Saved entries:
----
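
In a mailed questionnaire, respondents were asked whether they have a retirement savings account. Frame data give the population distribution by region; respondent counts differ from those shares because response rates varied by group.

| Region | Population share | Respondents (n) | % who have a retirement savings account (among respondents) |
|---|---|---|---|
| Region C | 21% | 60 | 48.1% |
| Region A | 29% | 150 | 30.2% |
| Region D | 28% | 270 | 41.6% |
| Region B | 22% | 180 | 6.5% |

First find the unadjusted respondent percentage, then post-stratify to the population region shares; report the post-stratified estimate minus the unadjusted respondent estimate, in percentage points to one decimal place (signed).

+1.9 percentage points

Naive respondent-only estimate (weights = respondent counts):
  (60/660)×48.1 + (150/660)×30.2 + (270/660)×41.6 + (180/660)×6.5 = 30.0273%
Post-stratified estimate weights by population shares:
  0.21×48.1 + 0.29×30.2 + 0.28×41.6 + 0.22×6.5 = 31.937%
Difference = 31.937 − 30.0273 = 1.9097 pp.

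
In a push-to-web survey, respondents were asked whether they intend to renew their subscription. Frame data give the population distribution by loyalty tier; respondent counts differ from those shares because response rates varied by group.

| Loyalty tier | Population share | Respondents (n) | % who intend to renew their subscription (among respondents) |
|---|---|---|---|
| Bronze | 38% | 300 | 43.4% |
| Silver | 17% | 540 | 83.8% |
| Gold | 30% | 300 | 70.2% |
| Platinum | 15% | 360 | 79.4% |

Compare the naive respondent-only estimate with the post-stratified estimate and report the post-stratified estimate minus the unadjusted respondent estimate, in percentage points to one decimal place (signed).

-8.2 percentage points

Naive respondent-only estimate (weights = respondent counts):
  (300/1500)×43.4 + (540/1500)×83.8 + (300/1500)×70.2 + (360/1500)×79.4 = 71.944%
Post-stratified estimate weights by population shares:
  0.38×43.4 + 0.17×83.8 + 0.3×70.2 + 0.15×79.4 = 63.708%
Difference = 63.708 − 71.944 = -8.236 pp.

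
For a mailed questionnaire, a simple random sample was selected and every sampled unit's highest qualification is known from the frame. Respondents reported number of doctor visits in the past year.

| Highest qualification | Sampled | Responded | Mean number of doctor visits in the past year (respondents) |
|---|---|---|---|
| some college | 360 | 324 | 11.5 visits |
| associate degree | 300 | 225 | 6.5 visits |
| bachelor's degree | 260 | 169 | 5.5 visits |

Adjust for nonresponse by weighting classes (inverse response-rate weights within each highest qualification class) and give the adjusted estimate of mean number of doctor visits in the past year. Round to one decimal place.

8.2

Class response rates: some college 324/360 = 90%, associate degree 225/300 = 75%, bachelor's degree 169/260 = 65%.
Inverse-response-rate weighting restores each class to its sampled count, so class totals weight by n_sampled:
  some college: 360 × 11.5 = 4140
  associate degree: 300 × 6.5 = 1950
  bachelor's degree: 260 × 5.5 = 1430
Adjusted estimate = 7520 / 920 = 8.17391 → 8.2.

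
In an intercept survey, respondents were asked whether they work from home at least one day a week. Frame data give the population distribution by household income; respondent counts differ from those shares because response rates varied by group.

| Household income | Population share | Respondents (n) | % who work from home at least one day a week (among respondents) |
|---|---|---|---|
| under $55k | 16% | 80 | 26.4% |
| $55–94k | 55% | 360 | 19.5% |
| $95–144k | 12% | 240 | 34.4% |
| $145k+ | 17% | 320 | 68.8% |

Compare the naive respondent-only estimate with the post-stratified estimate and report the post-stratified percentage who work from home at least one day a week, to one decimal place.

30.8%

Unadjusted (pooled respondent) estimate weights by respondent counts:
  (80/1000)×26.4 + (360/1000)×19.5 + (240/1000)×34.4 + (320/1000)×68.8 = 39.404%
Reweighting by population household income shares:
  0.16×26.4 + 0.55×19.5 + 0.12×34.4 + 0.17×68.8 = 30.773%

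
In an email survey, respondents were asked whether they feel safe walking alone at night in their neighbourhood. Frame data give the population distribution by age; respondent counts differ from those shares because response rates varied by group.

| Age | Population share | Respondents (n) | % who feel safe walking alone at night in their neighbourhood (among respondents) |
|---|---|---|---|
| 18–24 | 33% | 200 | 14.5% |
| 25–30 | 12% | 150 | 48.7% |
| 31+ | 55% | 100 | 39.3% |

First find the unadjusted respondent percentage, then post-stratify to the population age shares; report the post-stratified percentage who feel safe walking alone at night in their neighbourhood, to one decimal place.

32.2%

Without adjustment, the pooled respondent share is:
  (200/450)×14.5 + (150/450)×48.7 + (100/450)×39.3 = 31.4111%
Post-stratified estimate weights by population shares:
  0.33×14.5 + 0.12×48.7 + 0.55×39.3 = 32.244%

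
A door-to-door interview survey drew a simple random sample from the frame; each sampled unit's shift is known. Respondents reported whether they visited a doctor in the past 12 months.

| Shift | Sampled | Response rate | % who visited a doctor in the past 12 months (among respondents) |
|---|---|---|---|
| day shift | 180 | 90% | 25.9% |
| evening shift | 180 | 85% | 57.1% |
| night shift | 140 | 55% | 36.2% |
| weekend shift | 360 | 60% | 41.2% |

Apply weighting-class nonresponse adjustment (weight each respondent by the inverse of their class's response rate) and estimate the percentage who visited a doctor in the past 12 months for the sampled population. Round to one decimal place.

40.5%

Inverse-response-rate weighting restores each class to its sampled count, so class totals weight by n_sampled:
  day shift: 180 × 25.9 = 4662
  evening shift: 180 × 57.1 = 10,278
  night shift: 140 × 36.2 = 5068
  weekend shift: 360 × 41.2 = 14832
Adjusted estimate = 34,840 / 860 = 40.5116 → 40.5%.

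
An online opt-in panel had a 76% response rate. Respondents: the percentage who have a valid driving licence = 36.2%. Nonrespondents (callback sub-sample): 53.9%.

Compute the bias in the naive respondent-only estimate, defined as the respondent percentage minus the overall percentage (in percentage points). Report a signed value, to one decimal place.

-4.2 percentage points

Nonresponse fraction = 1 − 0.76 = 0.24.
Bias = (nonresponse fraction) × (respondent percentage − nonrespondent percentage)
     = 0.24 × (36.2 − 53.9) = 0.24 × -17.7 = -4.248.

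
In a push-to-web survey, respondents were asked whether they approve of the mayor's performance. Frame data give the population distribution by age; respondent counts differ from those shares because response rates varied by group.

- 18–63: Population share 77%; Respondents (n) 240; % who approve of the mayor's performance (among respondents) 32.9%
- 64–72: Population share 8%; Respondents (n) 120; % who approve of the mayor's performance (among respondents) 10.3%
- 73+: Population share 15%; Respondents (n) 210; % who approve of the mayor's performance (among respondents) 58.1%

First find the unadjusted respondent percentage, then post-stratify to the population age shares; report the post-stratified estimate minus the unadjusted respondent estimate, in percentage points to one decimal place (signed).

-2.6 percentage points

Unadjusted (pooled respondent) estimate weights by respondent counts:
  (240/570)×32.9 + (120/570)×10.3 + (210/570)×58.1 = 37.4263%
Post-stratified estimate weights by population shares:
  0.77×32.9 + 0.08×10.3 + 0.15×58.1 = 34.872%
Difference = 34.872 − 37.4263 = -2.5543 pp.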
----
Task to carry out
A complete answer gives every line of the records holding "questionnaire".

Expected answer
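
In a mailed questionnaire, respondents were asked whether they have a retirement savings account. Frame data give the population distribution by region; respondent counts differ from those shares because response rates varied by group.
For a mailed questionnaire, a simple random sample was selected and every sampled unit's highest qualification is known from the frame. Respondents reported number of doctor visits in the past year.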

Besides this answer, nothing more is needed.